* _WORK REQUIRED_: Tally the lines of the data below that contain the string "ranked". Give the tally and nothing else.

* _GIVEN DATA_:
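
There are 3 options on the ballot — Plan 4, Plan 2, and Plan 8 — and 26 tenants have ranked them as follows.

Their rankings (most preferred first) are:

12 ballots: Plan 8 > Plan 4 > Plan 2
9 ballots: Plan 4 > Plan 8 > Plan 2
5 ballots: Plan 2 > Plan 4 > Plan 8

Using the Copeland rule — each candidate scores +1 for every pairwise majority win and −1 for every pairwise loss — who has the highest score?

Pairwise results:
  Plan 4 vs Plan 2: Plan 4 wins 21–5.
  Plan 4 vs Plan 8: Plan 4 wins 14–12.
  Plan 2 vs Plan 8: Plan 8 wins 21–5.
Copeland scores (wins − losses):
  Plan 4: 2 − 0 = 2
  Plan 2: 0 − 2 = -2
  Plan 8: 1 − 1 = 0
Plan 4 has the best Copeland score.

Plan 4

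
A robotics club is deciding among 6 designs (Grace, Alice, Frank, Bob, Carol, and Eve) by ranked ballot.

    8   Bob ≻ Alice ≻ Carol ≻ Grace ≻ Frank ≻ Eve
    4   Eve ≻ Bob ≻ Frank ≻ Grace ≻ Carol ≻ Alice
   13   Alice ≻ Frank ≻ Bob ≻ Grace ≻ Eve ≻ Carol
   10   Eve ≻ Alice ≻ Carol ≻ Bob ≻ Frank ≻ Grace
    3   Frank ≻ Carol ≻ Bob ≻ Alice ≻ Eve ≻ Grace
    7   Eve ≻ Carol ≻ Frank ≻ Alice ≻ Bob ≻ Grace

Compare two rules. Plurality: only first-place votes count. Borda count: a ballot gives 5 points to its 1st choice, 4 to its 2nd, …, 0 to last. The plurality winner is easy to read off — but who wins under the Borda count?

Plurality first-place counts: Grace 0, Alice 13, Frank 3, Bob 8, Carol 0, Eve 21 → Eve.
Borda totals: Grace 50, Alice 157, Frank 118, Bob 131, Carol 98, Eve 121 → Alice.

Alice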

* _ANSWER SECTION_: 2